● WHAT THE TASK REQUIRES
Reproduce the data in its entirety, exactly as written.

● INFORMATION PROVIDED
++++
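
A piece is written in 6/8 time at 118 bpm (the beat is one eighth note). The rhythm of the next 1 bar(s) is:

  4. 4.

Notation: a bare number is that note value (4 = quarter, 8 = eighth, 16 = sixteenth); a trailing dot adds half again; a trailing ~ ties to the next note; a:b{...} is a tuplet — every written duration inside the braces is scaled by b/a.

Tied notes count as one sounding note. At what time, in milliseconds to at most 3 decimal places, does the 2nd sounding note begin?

note 2 onset = 3b = 1525.424ms

1. 0.0ms @ 0 + 1525.424ms (3)
2. 1525.424ms @ 3 + 1525.424ms (3)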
++++
● RESULT OF THIS TASK
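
A piece is written in 6/8 time at 118 bpm (the beat is one eighth note). The rhythm of the next 1 bar(s) is:

  4. 4.

Notation: a bare number is that note value (4 = quarter, 8 = eighth, 16 = sixteenth); a trailing dot adds half again; a trailing ~ ties to the next note; a:b{...} is a tuplet — every written duration inside the braces is scaled by b/a.

Tied notes count as one sounding note. At what time, in milliseconds to at most 3 decimal places, does the 2nd sounding note begin?

note 2 onset = 3b = 1525.424ms

1. 0.0ms @ 0 + 1525.424ms (3)
2. 1525.424ms @ 3 + 1525.424ms (3)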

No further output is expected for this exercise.